──────── Extracted records
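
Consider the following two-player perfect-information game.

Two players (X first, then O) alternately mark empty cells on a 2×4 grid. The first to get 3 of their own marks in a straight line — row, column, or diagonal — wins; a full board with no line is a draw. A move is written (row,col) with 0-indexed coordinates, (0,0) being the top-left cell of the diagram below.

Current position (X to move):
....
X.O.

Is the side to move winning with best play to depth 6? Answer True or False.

p1 X@[..../X.O.]: (0,0)[X.../X.O.]+0* (0,1)[.X../X.O.]+0 (0,2)[..X./X.O.]+0 (0,3)[...X/X.O.]+0 (1,1)[..../XXO.]+0 (1,3)[..../X.OX]+0
p2 O@[X.../X.O.]: (0,1)[XO../X.O.]+0* (0,2)[X.O./X.O.]+0 (0,3)[X..O/X.O.]+0 (1,1)[X.../XOO.]+0 (1,3)[X.../X.OO]+0
p3 X@[XO../X.O.]: (0,2)[XOX./X.O.]+0* (0,3)[XO.X/X.O.]+0 (1,1)[XO../XXO.]+0 (1,3)[XO../X.OX]+0
p4 O@[XOX./X.O.]: (0,3)[XOXO/X.O.]+0* (1,1)[XOX./XOO.]+0 (1,3)[XOX./X.OO]+0
p5 X@[XOXO/X.O.]: (1,1)[XOXO/XXO.]+0* (1,3)[XOXO/X.OX]+0
p6 O@[XOXO/XXO.]: (1,3)[XOXO/XXOO]+0*
p7 X@[XOXO/XXOO] terminal +0; root [..../X.O.] d6

X winning at [..../X.O.]: False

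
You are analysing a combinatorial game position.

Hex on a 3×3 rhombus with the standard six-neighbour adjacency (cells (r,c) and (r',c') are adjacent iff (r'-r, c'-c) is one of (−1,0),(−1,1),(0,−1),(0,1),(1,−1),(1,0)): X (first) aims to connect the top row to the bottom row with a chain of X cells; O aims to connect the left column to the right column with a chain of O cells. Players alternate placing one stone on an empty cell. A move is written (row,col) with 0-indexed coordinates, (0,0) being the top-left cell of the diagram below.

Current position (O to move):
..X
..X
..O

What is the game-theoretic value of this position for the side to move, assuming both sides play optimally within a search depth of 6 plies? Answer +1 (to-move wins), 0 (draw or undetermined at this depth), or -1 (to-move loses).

value(..X/..X/..O, O) = -1

[..X/..X/..O] O move#1: (0,0):-1/O.X/..X/..O*, (0,1):-1/.OX/..X/..O, (1,0):-1/..X/O.X/..O, (1,1):-1/..X/.OX/..O, (2,0):-1/..X/..X/O.O, (2,1):-1/..X/..X/.OO
[O.X/..X/..O] X move#2: (0,1):+1/OXX/..X/..O*, (1,0):+1/O.X/X.X/..O, (1,1):+1/O.X/.XX/..O, (2,0):+1/O.X/..X/X.O, (2,1):+1/O.X/..X/.XO
[OXX/..X/..O] O move#3: (1,0):-1/OXX/O.X/..O*, (1,1):-1/OXX/.OX/..O, (2,0):-1/OXX/..X/O.O, (2,1):-1/OXX/..X/.OO
[OXX/O.X/..O] X move#4: (1,1):+1/OXX/OXX/..O*, (2,0):+1/OXX/O.X/X.O, (2,1):+1/OXX/O.X/.XO
[OXX/OXX/..O] O move#5: (2,0):-1/OXX/OXX/O.O*, (2,1):-1/OXX/OXX/.OO
[OXX/OXX/O.O] X move#6: (2,1):+1/OXX/OXX/OXO*
[OXX/OXX/OXO] end (terminal -1, O#7); searched ..X/..X/..O to 6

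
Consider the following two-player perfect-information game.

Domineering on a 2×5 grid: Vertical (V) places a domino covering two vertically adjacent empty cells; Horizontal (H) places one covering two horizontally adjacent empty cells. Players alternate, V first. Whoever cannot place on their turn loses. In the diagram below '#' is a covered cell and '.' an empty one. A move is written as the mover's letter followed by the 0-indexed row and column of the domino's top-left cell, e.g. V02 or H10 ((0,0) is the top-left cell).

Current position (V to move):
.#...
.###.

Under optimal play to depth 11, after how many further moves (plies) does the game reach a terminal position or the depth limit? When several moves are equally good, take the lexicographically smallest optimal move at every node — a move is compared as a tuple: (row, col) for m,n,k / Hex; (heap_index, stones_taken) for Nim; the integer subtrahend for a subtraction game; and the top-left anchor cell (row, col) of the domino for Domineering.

PV length from [.#.../.###.]: 3 plies

[.#.../.###.] V move#1: V00:-1/##.../####., V04:+1/.#..#/.####*
[.#..#/.####] H move#2: H02:-1/.####/.####*
[.####/.####] V move#3: V00:+1/#####/#####*
[#####/#####] end (terminal -1, H#4); searched .#.../.###. to 11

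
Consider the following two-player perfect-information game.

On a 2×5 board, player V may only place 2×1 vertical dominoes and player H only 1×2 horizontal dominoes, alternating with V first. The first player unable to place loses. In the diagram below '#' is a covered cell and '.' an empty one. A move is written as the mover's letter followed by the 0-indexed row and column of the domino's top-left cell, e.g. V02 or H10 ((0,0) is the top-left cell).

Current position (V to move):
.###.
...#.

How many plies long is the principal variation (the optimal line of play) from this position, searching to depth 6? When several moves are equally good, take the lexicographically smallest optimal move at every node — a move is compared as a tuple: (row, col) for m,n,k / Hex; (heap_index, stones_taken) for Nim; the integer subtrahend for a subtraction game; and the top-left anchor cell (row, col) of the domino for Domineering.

PV length from [.###./...#.]: 3 plies

[.###./...#.] V move#1: V00:+1/####./#..#.*, V04:-1/.####/...##
[####./#..#.] H move#2: H11:-1/####./####.*
[####./####.] V move#3: V04:+1/#####/#####*
[#####/#####] end (terminal -1, H#4); searched .###./...#. to 6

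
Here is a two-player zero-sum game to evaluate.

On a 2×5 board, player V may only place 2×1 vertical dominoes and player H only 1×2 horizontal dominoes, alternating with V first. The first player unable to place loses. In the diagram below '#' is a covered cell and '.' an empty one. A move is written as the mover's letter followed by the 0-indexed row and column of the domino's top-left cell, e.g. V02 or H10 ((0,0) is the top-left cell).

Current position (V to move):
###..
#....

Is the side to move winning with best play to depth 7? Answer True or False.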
────────────────
# Task directions
Print every record above exactly as it stands.

# Written solution
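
Consider the following two-player perfect-information game.

Two players (X first, then O) alternately mark empty cells on a 2×4 grid. The first to get 3 of their own marks in a straight line — row, column, or diagonal — wins; a full board with no line is a draw. A move is written (row,col) with 0-indexed coordinates, (0,0) being the top-left cell of the diagram below.

Current position (X to move):
....
X.O.

Is the side to move winning with best play to depth 6? Answer True or False.

p1 X@[..../X.O.]: (0,0)[X.../X.O.]+0* (0,1)[.X../X.O.]+0 (0,2)[..X./X.O.]+0 (0,3)[...X/X.O.]+0 (1,1)[..../XXO.]+0 (1,3)[..../X.OX]+0
p2 O@[X.../X.O.]: (0,1)[XO../X.O.]+0* (0,2)[X.O./X.O.]+0 (0,3)[X..O/X.O.]+0 (1,1)[X.../XOO.]+0 (1,3)[X.../X.OO]+0
p3 X@[XO../X.O.]: (0,2)[XOX./X.O.]+0* (0,3)[XO.X/X.O.]+0 (1,1)[XO../XXO.]+0 (1,3)[XO../X.OX]+0
p4 O@[XOX./X.O.]: (0,3)[XOXO/X.O.]+0* (1,1)[XOX./XOO.]+0 (1,3)[XOX./X.OO]+0
p5 X@[XOXO/X.O.]: (1,1)[XOXO/XXO.]+0* (1,3)[XOXO/X.OX]+0
p6 O@[XOXO/XXO.]: (1,3)[XOXO/XXOO]+0*
p7 X@[XOXO/XXOO] terminal +0; root [..../X.O.] d6

X winning at [..../X.O.]: False

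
You are analysing a combinatorial game position.

Hex on a 3×3 rhombus with the standard six-neighbour adjacency (cells (r,c) and (r',c') are adjacent iff (r'-r, c'-c) is one of (−1,0),(−1,1),(0,−1),(0,1),(1,−1),(1,0)): X (first) aims to connect the top row to the bottom row with a chain of X cells; O aims to connect the left column to the right column with a chain of O cells. Players alternate placing one stone on an empty cell. A move is written (row,col) with 0-indexed coordinates, (0,0) being the top-left cell of the diagram below.

Current position (O to move):
..X
..X
..O

What is the game-theoretic value of this position for the side to move, assuming both sides play optimally within a search depth of 6 plies? Answer +1 (to-move wins), 0 (draw or undetermined at this depth), or -1 (to-move loses).

value(..X/..X/..O, O) = -1

[..X/..X/..O] O move#1: (0,0):-1/O.X/..X/..O*, (0,1):-1/.OX/..X/..O, (1,0):-1/..X/O.X/..O, (1,1):-1/..X/.OX/..O, (2,0):-1/..X/..X/O.O, (2,1):-1/..X/..X/.OO
[O.X/..X/..O] X move#2: (0,1):+1/OXX/..X/..O*, (1,0):+1/O.X/X.X/..O, (1,1):+1/O.X/.XX/..O, (2,0):+1/O.X/..X/X.O, (2,1):+1/O.X/..X/.XO
[OXX/..X/..O] O move#3: (1,0):-1/OXX/O.X/..O*, (1,1):-1/OXX/.OX/..O, (2,0):-1/OXX/..X/O.O, (2,1):-1/OXX/..X/.OO
[OXX/O.X/..O] X move#4: (1,1):+1/OXX/OXX/..O*, (2,0):+1/OXX/O.X/X.O, (2,1):+1/OXX/O.X/.XO
[OXX/OXX/..O] O move#5: (2,0):-1/OXX/OXX/O.O*, (2,1):-1/OXX/OXX/.OO
[OXX/OXX/O.O] X move#6: (2,1):+1/OXX/OXX/OXO*
[OXX/OXX/OXO] end (terminal -1, O#7); searched ..X/..X/..O to 6

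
Consider the following two-player perfect-information game.

Domineering on a 2×5 grid: Vertical (V) places a domino covering two vertically adjacent empty cells; Horizontal (H) places one covering two horizontally adjacent empty cells. Players alternate, V first. Whoever cannot place on their turn loses. In the diagram below '#' is a covered cell and '.' an empty one. A move is written as the mover's letter followed by the 0-indexed row and column of the domino's top-left cell, e.g. V02 or H10 ((0,0) is the top-left cell).

Current position (V to move):
.#...
.###.

Under optimal play to depth 11, after how many further moves (plies) does the game reach a terminal position or the depth limit? When several moves are equally good, take the lexicographically smallest optimal move at every node — a move is compared as a tuple: (row, col) for m,n,k / Hex; (heap_index, stones_taken) for Nim; the integer subtrahend for a subtraction game; and the top-left anchor cell (row, col) of the domino for Domineering.

PV length from [.#.../.###.]: 3 plies

[.#.../.###.] V move#1: V00:-1/##.../####., V04:+1/.#..#/.####*
[.#..#/.####] H move#2: H02:-1/.####/.####*
[.####/.####] V move#3: V00:+1/#####/#####*
[#####/#####] end (terminal -1, H#4); searched .#.../.###. to 11

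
Consider the following two-player perfect-information game.

On a 2×5 board, player V may only place 2×1 vertical dominoes and player H only 1×2 horizontal dominoes, alternating with V first. The first player unable to place loses. In the diagram below '#' is a covered cell and '.' an empty one. A move is written as the mover's letter followed by the 0-indexed row and column of the domino's top-left cell, e.g. V02 or H10 ((0,0) is the top-left cell).

Current position (V to move):
.###.
...#.

How many plies long is the principal variation (the optimal line of play) from this position, searching to depth 6? When several moves are equally good, take the lexicographically smallest optimal move at every node — a move is compared as a tuple: (row, col) for m,n,k / Hex; (heap_index, stones_taken) for Nim; the integer subtrahend for a subtraction game; and the top-left anchor cell (row, col) of the domino for Domineering.

PV length from [.###./...#.]: 3 plies

[.###./...#.] V move#1: V00:+1/####./#..#.*, V04:-1/.####/...##
[####./#..#.] H move#2: H11:-1/####./####.*
[####./####.] V move#3: V04:+1/#####/#####*
[#####/#####] end (terminal -1, H#4); searched .###./...#. to 6

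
Here is a two-player zero-sum game to evaluate.

On a 2×5 board, player V may only place 2×1 vertical dominoes and player H only 1×2 horizontal dominoes, alternating with V first. The first player unable to place loses. In the diagram below '#' is a covered cell and '.' an empty one. A move is written as the mover's letter followed by the 0-indexed row and column of the domino's top-left cell, e.g. V02 or H10 ((0,0) is the top-left cell).

Current position (V to move):
###..
#....

Is the side to move winning with best play to depth 7? Answer True or False.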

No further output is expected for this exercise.